Give the records again exactly, with every character kept.

————————

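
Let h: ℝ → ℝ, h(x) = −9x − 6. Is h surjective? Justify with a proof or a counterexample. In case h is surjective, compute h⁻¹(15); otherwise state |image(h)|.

For any y ∈ ℝ, x = (y + 6)/(−9) satisfies h(x) = y.
Therefore h is surjective.
Since h is surjective, we compute h⁻¹(15) = (15 + 6)/(−9) = −7/3.

-7/3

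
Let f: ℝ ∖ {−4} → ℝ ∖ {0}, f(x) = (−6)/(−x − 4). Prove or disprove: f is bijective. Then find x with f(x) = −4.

Suppose f(s) = f(t). Cross-multiplying: (−6)(−t − 4) = (−6)(−s − 4).
Expanding both sides and cancelling the symmetric terms leaves −6·(s − t) = 0. Since −6 ≠ 0, s = t. So f is injective.
For any y ≠ 0, solving y(−x − 4) = −6 for x gives a well-defined x ≠ −4. So f is surjective.
Thus f is bijective.
Solving f(x) = −4: cross-multiplying gives −6 = −4(−x − 4), which rearranges to −4x = 22, so x = −11/2.

-11/2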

————————

▸ **Final answer**:
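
Let h: ℝ → ℝ, h(x) = −9x − 6. Is h surjective? Justify with a proof or a counterexample. In case h is surjective, compute h⁻¹(15); otherwise state |image(h)|.

For any y ∈ ℝ, x = (y + 6)/(−9) satisfies h(x) = y.
Therefore h is surjective.
Since h is surjective, we compute h⁻¹(15) = (15 + 6)/(−9) = −7/3.

-7/3

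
Let f: ℝ ∖ {−4} → ℝ ∖ {0}, f(x) = (−6)/(−x − 4). Prove or disprove: f is bijective. Then find x with f(x) = −4.

Suppose f(s) = f(t). Cross-multiplying: (−6)(−t − 4) = (−6)(−s − 4).
Expanding both sides and cancelling the symmetric terms leaves −6·(s − t) = 0. Since −6 ≠ 0, s = t. So f is injective.
For any y ≠ 0, solving y(−x − 4) = −6 for x gives a well-defined x ≠ −4. So f is surjective.
Thus f is bijective.
Solving f(x) = −4: cross-multiplying gives −6 = −4(−x − 4), which rearranges to −4x = 22, so x = −11/2.

-11/2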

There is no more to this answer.